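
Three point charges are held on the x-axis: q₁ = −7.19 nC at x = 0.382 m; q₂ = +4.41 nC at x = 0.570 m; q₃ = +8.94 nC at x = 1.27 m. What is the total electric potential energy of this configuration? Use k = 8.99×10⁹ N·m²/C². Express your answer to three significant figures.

The work to assemble the configuration equals its total potential energy, U = Σ kqᵢqⱼ/rᵢⱼ over all pairs.
Pair separations: r₁₂ = 0.188 m, r₁₃ = 0.888 m, r₂₃ = 0.700 m.
U = (-1.52×10⁻⁶) + (-6.51×10⁻⁷) + (5.06×10⁻⁷) = -1.66×10⁻⁶ J.

-1.66×10⁻⁶ J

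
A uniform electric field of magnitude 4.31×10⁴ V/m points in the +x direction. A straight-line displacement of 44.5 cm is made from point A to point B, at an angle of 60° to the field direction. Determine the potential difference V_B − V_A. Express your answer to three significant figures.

-9590 V

Only the component of displacement along E changes the potential: ΔV = −E·d·cosθ.
ΔV = −(4.31×10⁴ V/m)(0.445 m)cos60° = -9590 V.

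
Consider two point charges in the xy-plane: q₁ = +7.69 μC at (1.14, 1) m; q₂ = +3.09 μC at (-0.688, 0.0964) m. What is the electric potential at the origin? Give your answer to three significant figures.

The total potential is the scalar sum of each charge's contribution, V = Σ kqᵢ/rᵢ.
Distances from the field point to each charge: r₁ = 1.52 m, r₂ = 0.695 m.
V = k[(7.69×10⁻⁶)/(1.52) + (3.09×10⁻⁶)/(0.695)] = 8.56×10⁴ V.

8.56×10⁴ V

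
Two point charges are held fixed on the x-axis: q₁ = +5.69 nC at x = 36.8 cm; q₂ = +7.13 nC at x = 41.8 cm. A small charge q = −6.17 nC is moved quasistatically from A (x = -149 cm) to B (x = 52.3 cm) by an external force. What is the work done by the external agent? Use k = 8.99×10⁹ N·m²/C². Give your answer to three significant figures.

For quasistatic motion the external work equals the change in potential energy: W_ext = qΔV = q(V_B − V_A).
At A: distances to the source charges are 1.86 m, 1.91 m; V_A = Σ kqᵢ/rᵢ = 61.1 V.
At B: distances to the source charges are 0.155 m, 0.105 m; V_B = Σ kqᵢ/rᵢ = 940 V.
ΔV = V_B − V_A = 879 V.
W_ext = qΔV = (-6.17×10⁻⁹ C)(879 V) = -5.43×10⁻⁶ J.

-5.43×10⁻⁶ J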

######

▶ _What to work on_:
An exact restatement of the data above is required.

▶ _Response_:
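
Three point charges are held on the x-axis: q₁ = −7.19 nC at x = 0.382 m; q₂ = +4.41 nC at x = 0.570 m; q₃ = +8.94 nC at x = 1.27 m. What is the total electric potential energy of this configuration? Use k = 8.99×10⁹ N·m²/C². Express your answer to three significant figures.

The work to assemble the configuration equals its total potential energy, U = Σ kqᵢqⱼ/rᵢⱼ over all pairs.
Pair separations: r₁₂ = 0.188 m, r₁₃ = 0.888 m, r₂₃ = 0.700 m.
U = (-1.52×10⁻⁶) + (-6.51×10⁻⁷) + (5.06×10⁻⁷) = -1.66×10⁻⁶ J.

-1.66×10⁻⁶ J

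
A uniform electric field of magnitude 4.31×10⁴ V/m points in the +x direction. A straight-line displacement of 44.5 cm is made from point A to point B, at an angle of 60° to the field direction. Determine the potential difference V_B − V_A. Express your answer to three significant figures.

-9590 V

Only the component of displacement along E changes the potential: ΔV = −E·d·cosθ.
ΔV = −(4.31×10⁴ V/m)(0.445 m)cos60° = -9590 V.

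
Consider two point charges in the xy-plane: q₁ = +7.69 μC at (1.14, 1) m; q₂ = +3.09 μC at (-0.688, 0.0964) m. What is the electric potential at the origin? Give your answer to three significant figures.

The total potential is the scalar sum of each charge's contribution, V = Σ kqᵢ/rᵢ.
Distances from the field point to each charge: r₁ = 1.52 m, r₂ = 0.695 m.
V = k[(7.69×10⁻⁶)/(1.52) + (3.09×10⁻⁶)/(0.695)] = 8.56×10⁴ V.

8.56×10⁴ V

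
Two point charges are held fixed on the x-axis: q₁ = +5.69 nC at x = 36.8 cm; q₂ = +7.13 nC at x = 41.8 cm. A small charge q = −6.17 nC is moved quasistatically from A (x = -149 cm) to B (x = 52.3 cm) by an external force. What is the work done by the external agent? Use k = 8.99×10⁹ N·m²/C². Give your answer to three significant figures.

For quasistatic motion the external work equals the change in potential energy: W_ext = qΔV = q(V_B − V_A).
At A: distances to the source charges are 1.86 m, 1.91 m; V_A = Σ kqᵢ/rᵢ = 61.1 V.
At B: distances to the source charges are 0.155 m, 0.105 m; V_B = Σ kqᵢ/rᵢ = 940 V.
ΔV = V_B − V_A = 879 V.
W_ext = qΔV = (-6.17×10⁻⁹ C)(879 V) = -5.43×10⁻⁶ J.

-5.43×10⁻⁶ J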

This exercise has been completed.